Collected data entries
※ ※ ※
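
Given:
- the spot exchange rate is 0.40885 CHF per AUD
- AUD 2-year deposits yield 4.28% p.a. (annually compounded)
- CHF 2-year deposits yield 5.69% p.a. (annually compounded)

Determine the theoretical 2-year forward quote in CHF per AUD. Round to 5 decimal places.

0.41998

T = 2 years.
Growth of 1 CHF over T: (1 + 0.0569)^2 = 1.1170376.
AUD accumulates by (1 + 0.0428)^2 = 1.0874318.
CIP: F = S · (grow CHF)/(grow AUD) = 0.40885 × 1.1170376/1.0874318 = 0.4199811 CHF per AUD.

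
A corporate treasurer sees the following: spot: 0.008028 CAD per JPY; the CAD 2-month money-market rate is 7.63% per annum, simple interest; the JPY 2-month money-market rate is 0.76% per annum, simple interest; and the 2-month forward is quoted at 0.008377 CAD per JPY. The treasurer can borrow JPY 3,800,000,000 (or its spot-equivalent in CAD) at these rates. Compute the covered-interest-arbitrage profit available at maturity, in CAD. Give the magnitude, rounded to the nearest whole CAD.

T = 2/12 years.
Route A — deposit JPY, sell forward: 3,800,000,000 × 1.0012666667 × 0.008377 = CAD 31,872,921.29.
Route B — convert at spot, deposit CAD: 3,800,000,000 × 0.008028 × 1.0127166667 = CAD 30,894,339.72.
The quoted forward overvalues JPY, so borrow CAD, buy JPY at spot, deposit the JPY at 0.76%, and sell the proceeds forward at 0.008377.
The gap between the two covered legs is CAD 978,582.

CAD 978,582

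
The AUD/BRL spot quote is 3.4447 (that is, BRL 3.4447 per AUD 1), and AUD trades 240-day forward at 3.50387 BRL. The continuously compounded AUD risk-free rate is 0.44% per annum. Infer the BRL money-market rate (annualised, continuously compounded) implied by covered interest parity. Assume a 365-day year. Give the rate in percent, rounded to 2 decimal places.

3.03%

T = 240/365 years.
By CIP, F/S equals the BRL-to-AUD growth ratio: 3.50387/3.4447 = 1.0171771.
The AUD side grows by e^(0.0044×240/365) = 1.0028973.
That pins the BRL growth at 1.0201242.
Take logs: ln 1.0201242 / (240/365) = 0.030302, so 3.03%.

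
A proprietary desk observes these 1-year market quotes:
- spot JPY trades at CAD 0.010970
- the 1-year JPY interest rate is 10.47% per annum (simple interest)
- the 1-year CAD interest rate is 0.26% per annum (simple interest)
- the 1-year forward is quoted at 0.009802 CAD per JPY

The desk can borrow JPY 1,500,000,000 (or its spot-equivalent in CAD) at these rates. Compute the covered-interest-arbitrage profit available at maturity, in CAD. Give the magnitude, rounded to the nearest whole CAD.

CAD 255,379

T = 1 year.
Route A — deposit JPY, sell forward: 1,500,000,000 × 1.104700 × 0.009802 = CAD 16,242,404.10.
Route B — convert at spot, deposit CAD: 1,500,000,000 × 0.010970 × 1.002600 = CAD 16,497,783.00.
The quoted forward undervalues JPY, so borrow JPY, convert to CAD at spot, deposit the CAD at 0.26%, and buy JPY forward at 0.009802 to cover the loan.
Arbitrage profit = |16,242,404.10 − 16,497,783.00| = CAD 255,379.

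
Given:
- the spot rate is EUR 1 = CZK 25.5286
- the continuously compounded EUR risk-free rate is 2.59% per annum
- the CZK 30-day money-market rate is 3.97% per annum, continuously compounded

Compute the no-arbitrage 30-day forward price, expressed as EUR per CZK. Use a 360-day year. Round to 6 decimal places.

0.039127

T = 30/360 years.
CZK growth factor: e^(0.0397×30/360) = 1.0033138.
EUR growth factor: e^(0.0259×30/360) = 1.0021607.
Forward (CZK per EUR) = 25.5286 × 1.0033138 / 1.0021607 = 25.55797.
Quoted the other way: 1/25.55797 = 0.039127 EUR per CZK.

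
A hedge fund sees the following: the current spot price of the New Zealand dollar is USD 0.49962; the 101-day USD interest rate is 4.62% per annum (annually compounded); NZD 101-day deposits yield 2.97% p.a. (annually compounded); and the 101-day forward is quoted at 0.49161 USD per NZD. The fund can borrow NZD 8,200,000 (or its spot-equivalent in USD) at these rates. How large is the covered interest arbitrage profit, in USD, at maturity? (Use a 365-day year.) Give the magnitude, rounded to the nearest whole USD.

T = 101/365 years.
Route A — deposit NZD, sell forward: 8,200,000 × 1.00813156 × 0.49161 = USD 4,063,981.96.
Route B — convert at spot, deposit USD: 8,200,000 × 0.49962 × 1.01257601 = USD 4,148,406.45.
The quoted forward undervalues NZD, so borrow NZD, convert to USD at spot, deposit the USD at 4.62%, and buy NZD forward at 0.49161 to cover the loan.
The gap between the two covered legs is USD 84,424.

USD 84,424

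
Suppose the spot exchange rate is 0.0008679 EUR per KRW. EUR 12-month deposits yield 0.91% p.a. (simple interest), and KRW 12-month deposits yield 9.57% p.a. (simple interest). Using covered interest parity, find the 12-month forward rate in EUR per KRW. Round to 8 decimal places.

0.00079930

T = 1 year.
EUR accumulates by 1 + 0.0091×1 = 1.009100.
Growth of 1 KRW over T: 1 + 0.0957×1 = 1.095700.
Forward (EUR per KRW) = 0.0008679 × 1.009100 / 1.095700 = 0.0007993045.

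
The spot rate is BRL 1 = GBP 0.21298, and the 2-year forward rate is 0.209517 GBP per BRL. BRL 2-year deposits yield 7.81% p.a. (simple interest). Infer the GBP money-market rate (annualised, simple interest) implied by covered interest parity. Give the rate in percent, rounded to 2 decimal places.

6.87%

T = 2 years.
CIP gives F = S · g_GBP/g_BRL, so g_GBP/g_BRL = 0.209517/0.21298 = 0.9837403.
The BRL side grows by 1 + 0.0781×2 = 1.156200.
Hence g_GBP = 1.1374005.
r = (1.1374005 − 1)/2 = 0.068700 → 6.87%.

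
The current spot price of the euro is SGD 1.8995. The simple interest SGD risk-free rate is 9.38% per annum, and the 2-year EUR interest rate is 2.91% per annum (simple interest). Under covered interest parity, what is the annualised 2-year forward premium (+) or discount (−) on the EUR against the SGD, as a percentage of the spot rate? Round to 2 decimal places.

T = 2 years.
CIP forward (SGD per EUR) = 1.8995 × 1.187600/1.058200 = 2.1317768.
Annualised premium = (F − S)/S × (1/T) = (2.1317768 − 1.8995)/1.8995 ÷ 2 = 6.11%.

+6.11%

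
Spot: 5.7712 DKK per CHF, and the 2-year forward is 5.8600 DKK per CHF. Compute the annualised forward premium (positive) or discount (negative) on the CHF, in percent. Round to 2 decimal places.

T = 2 years.
(F − S)/S = (5.8600 − 5.7712)/5.7712 = 0.0153867.
Per annum: 0.0153867 / 2 = 0.007693 = 0.77%.

+0.77%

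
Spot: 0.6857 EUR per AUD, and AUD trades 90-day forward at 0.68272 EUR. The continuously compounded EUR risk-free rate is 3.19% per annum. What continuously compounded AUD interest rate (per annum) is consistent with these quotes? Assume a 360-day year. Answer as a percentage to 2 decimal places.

T = 90/360 years.
By CIP, F/S equals the EUR-to-AUD growth ratio: 0.68272/0.6857 = 0.9956541.
The EUR side grows by e^(0.0319×90/360) = 1.0080069.
So the AUD growth factor = 1.0124067.
r = ln(1.0124067)/(90/360) = 0.049321 → 4.93%.

4.93%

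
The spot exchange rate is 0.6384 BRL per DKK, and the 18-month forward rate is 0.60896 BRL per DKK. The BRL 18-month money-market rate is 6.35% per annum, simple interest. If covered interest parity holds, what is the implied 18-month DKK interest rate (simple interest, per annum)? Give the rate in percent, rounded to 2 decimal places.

T = 18/12 years.
F/S = 0.60896/0.6384 = 0.9538847 = (growth of BRL) / (growth of DKK).
BRL growth factor: 1 + 0.0635×18/12 = 1.095250.
Hence g_DKK = 1.1481996.
(1.1481996 − 1)/T = 0.098800, i.e. 9.88%.

9.88%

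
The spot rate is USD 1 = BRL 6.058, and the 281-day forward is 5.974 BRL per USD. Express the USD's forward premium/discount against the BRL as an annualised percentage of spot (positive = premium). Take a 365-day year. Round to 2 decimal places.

-1.80%

T = 281/365 years.
USD trades forward at -1.38660% vs spot over the period.
Per annum: -0.0138660 / (281/365) = -0.018011 = -1.80%.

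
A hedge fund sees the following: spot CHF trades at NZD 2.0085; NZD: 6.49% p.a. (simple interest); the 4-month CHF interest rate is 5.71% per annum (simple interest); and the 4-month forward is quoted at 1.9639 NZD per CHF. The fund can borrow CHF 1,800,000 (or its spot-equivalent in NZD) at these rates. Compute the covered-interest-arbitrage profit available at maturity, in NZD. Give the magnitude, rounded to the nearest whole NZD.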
※ ※ ※
TASK ->
All lines from the one with "The spot exchange rate is 0.6384" through the end of the data must be repeated exactly, and nothing else may be repeated.

WRITTEN RESPONSE ->
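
The spot exchange rate is 0.6384 BRL per DKK, and the 18-month forward rate is 0.60896 BRL per DKK. The BRL 18-month money-market rate is 6.35% per annum, simple interest. If covered interest parity holds, what is the implied 18-month DKK interest rate (simple interest, per annum)? Give the rate in percent, rounded to 2 decimal places.

T = 18/12 years.
F/S = 0.60896/0.6384 = 0.9538847 = (growth of BRL) / (growth of DKK).
BRL growth factor: 1 + 0.0635×18/12 = 1.095250.
Hence g_DKK = 1.1481996.
(1.1481996 − 1)/T = 0.098800, i.e. 9.88%.

9.88%

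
The spot rate is USD 1 = BRL 6.058, and the 281-day forward is 5.974 BRL per USD. Express the USD's forward premium/discount against the BRL as an annualised percentage of spot (positive = premium). Take a 365-day year. Round to 2 decimal places.

-1.80%

T = 281/365 years.
USD trades forward at -1.38660% vs spot over the period.
Per annum: -0.0138660 / (281/365) = -0.018011 = -1.80%.

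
A hedge fund sees the following: spot CHF trades at NZD 2.0085; NZD: 6.49% p.a. (simple interest); the 4-month CHF interest rate is 5.71% per annum (simple interest); and the 4-month forward is quoted at 1.9639 NZD per CHF. The fund can borrow CHF 1,800,000 (or its spot-equivalent in NZD) at these rates. Compute the covered-interest-arbitrage profit available at maturity, in NZD. Give the magnitude, rounded to the nearest whole NZD.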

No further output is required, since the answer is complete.